__Instructions for the task__. Return, exactly as written, all lines from the line containing "9256, compute the" to the end of the entries below, with both ends included.

Saved entries
== Segment start ==

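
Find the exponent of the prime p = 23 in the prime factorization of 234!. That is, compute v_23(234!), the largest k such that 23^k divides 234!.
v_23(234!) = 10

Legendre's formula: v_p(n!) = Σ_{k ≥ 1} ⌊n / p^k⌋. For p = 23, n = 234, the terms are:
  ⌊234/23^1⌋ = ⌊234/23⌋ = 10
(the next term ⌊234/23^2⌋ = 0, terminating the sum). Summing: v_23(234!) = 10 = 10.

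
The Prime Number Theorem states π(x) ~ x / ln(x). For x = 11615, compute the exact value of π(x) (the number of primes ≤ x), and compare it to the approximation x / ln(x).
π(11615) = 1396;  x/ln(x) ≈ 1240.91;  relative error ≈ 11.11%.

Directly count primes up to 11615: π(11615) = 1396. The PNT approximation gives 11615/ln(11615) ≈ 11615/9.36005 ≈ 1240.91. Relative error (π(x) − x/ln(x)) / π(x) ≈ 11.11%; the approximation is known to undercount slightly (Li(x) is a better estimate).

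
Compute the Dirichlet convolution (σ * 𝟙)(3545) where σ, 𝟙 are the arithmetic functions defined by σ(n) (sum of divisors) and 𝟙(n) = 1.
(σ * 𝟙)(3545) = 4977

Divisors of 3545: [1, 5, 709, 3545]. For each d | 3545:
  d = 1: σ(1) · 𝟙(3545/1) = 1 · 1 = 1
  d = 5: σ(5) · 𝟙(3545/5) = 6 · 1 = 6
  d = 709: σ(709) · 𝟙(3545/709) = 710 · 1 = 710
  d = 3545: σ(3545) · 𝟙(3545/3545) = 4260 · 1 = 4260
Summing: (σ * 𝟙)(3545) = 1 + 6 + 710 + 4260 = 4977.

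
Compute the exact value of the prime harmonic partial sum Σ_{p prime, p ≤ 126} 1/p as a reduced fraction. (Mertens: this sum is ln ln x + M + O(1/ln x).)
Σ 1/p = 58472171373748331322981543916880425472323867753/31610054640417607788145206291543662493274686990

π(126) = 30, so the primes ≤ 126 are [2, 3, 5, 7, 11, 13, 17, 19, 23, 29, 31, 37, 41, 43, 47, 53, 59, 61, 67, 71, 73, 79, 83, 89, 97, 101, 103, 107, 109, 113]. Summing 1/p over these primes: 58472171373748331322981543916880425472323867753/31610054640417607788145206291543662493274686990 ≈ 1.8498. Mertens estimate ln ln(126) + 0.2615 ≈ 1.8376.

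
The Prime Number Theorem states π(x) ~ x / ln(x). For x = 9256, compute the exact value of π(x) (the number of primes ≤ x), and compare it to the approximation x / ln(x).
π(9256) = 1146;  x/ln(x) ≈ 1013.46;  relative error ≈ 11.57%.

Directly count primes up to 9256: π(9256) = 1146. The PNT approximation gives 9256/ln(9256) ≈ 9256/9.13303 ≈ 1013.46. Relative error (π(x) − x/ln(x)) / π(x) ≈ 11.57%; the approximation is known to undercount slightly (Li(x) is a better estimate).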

== Segment end ==

__Your solution__.
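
The Prime Number Theorem states π(x) ~ x / ln(x). For x = 9256, compute the exact value of π(x) (the number of primes ≤ x), and compare it to the approximation x / ln(x).
π(9256) = 1146;  x/ln(x) ≈ 1013.46;  relative error ≈ 11.57%.

Directly count primes up to 9256: π(9256) = 1146. The PNT approximation gives 9256/ln(9256) ≈ 9256/9.13303 ≈ 1013.46. Relative error (π(x) − x/ln(x)) / π(x) ≈ 11.57%; the approximation is known to undercount slightly (Li(x) is a better estimate).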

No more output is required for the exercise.